Action item:
Find and copy the lines in the records beneath this task that contain the word "apart".

Dataset entries
************
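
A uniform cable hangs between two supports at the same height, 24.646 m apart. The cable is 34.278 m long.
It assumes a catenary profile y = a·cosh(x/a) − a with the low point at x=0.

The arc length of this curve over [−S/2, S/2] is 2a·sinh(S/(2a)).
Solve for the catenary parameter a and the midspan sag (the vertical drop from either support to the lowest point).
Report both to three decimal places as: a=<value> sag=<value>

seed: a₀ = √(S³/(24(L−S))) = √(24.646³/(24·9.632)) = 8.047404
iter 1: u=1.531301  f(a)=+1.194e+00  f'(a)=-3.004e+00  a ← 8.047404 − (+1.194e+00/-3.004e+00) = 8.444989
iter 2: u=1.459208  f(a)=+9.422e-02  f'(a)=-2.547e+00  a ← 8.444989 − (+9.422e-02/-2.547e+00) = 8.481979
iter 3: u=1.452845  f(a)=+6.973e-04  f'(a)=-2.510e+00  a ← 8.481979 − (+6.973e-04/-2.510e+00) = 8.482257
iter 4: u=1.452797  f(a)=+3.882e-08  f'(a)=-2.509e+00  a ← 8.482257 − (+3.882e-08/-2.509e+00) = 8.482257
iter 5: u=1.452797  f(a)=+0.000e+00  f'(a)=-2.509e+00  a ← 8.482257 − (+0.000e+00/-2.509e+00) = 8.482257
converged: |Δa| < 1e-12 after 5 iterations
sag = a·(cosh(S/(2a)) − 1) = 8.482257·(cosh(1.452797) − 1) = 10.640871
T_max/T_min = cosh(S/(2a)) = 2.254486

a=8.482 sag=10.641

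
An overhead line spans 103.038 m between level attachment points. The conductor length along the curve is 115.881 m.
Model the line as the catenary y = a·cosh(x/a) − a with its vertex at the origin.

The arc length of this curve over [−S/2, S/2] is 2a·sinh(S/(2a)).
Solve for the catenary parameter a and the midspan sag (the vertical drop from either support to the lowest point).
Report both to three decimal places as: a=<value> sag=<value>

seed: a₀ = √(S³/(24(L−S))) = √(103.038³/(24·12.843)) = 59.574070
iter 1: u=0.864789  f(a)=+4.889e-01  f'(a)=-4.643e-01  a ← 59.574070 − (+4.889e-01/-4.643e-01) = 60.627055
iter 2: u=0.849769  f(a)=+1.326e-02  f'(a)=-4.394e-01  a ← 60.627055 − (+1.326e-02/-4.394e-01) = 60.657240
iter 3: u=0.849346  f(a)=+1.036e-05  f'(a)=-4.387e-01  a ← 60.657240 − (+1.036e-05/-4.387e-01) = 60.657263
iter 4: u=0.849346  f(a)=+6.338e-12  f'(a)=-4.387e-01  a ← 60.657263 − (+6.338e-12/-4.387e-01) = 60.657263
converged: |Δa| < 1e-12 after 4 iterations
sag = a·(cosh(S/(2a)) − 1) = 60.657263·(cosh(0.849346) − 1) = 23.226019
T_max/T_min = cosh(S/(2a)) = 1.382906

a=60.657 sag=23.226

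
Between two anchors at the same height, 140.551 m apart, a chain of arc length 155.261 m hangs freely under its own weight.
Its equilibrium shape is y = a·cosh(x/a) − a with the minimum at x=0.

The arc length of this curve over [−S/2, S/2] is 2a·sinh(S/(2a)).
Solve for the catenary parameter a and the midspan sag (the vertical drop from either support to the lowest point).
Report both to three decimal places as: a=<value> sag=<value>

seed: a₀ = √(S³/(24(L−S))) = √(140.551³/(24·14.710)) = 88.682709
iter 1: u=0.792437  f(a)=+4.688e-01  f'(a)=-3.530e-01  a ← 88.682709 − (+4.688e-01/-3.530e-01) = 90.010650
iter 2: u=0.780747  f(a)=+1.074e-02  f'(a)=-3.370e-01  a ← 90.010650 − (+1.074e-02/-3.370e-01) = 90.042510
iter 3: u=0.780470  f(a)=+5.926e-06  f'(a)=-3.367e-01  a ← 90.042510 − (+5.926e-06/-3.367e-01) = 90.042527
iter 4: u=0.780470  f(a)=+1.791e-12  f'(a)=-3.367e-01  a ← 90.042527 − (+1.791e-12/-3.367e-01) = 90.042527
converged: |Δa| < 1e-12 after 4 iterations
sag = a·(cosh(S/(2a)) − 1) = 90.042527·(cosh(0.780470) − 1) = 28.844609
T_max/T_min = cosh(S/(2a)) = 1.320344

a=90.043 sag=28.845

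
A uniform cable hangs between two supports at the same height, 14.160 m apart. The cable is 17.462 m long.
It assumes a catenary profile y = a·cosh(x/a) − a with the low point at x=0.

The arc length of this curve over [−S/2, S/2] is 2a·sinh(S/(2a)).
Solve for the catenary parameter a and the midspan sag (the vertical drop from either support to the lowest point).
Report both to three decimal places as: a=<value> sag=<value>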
************
Exercise solution:
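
A uniform cable hangs between two supports at the same height, 24.646 m apart. The cable is 34.278 m long.
Between two anchors at the same height, 140.551 m apart, a chain of arc length 155.261 m hangs freely under its own weight.
A uniform cable hangs between two supports at the same height, 14.160 m apart. The cable is 17.462 m long.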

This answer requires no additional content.